Information shown »

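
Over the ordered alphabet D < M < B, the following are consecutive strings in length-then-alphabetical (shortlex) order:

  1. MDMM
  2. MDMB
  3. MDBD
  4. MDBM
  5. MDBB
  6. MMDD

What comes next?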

What this task involves »
Give the listing again in full, and make every line match exactly.

Written answer »
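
Over the ordered alphabet D < M < B, the following are consecutive strings in length-then-alphabetical (shortlex) order:

  1. MDMM
  2. MDMB
  3. MDBD
  4. MDBM
  5. MDBB
  6. MMDD

What comes next?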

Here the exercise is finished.